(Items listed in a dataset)
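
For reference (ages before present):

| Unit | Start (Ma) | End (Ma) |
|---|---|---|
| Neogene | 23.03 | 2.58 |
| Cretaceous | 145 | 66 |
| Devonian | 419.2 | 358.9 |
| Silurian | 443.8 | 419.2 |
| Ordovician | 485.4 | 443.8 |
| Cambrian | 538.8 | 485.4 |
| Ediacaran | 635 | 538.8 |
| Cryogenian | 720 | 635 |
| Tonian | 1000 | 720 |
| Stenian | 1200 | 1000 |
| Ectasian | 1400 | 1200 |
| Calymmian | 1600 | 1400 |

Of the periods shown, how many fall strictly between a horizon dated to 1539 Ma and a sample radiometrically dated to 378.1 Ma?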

Exercise prompt: With the records above in view, retype each one exactly.

Completed exercise:
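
For reference (ages before present):

| Unit | Start (Ma) | End (Ma) |
|---|---|---|
| Neogene | 23.03 | 2.58 |
| Cretaceous | 145 | 66 |
| Devonian | 419.2 | 358.9 |
| Silurian | 443.8 | 419.2 |
| Ordovician | 485.4 | 443.8 |
| Cambrian | 538.8 | 485.4 |
| Ediacaran | 635 | 538.8 |
| Cryogenian | 720 | 635 |
| Tonian | 1000 | 720 |
| Stenian | 1200 | 1000 |
| Ectasian | 1400 | 1200 |
| Calymmian | 1600 | 1400 |

Of the periods shown, how many fall strictly between a horizon dated to 1539 Ma and a sample radiometrically dated to 378.1 Ma?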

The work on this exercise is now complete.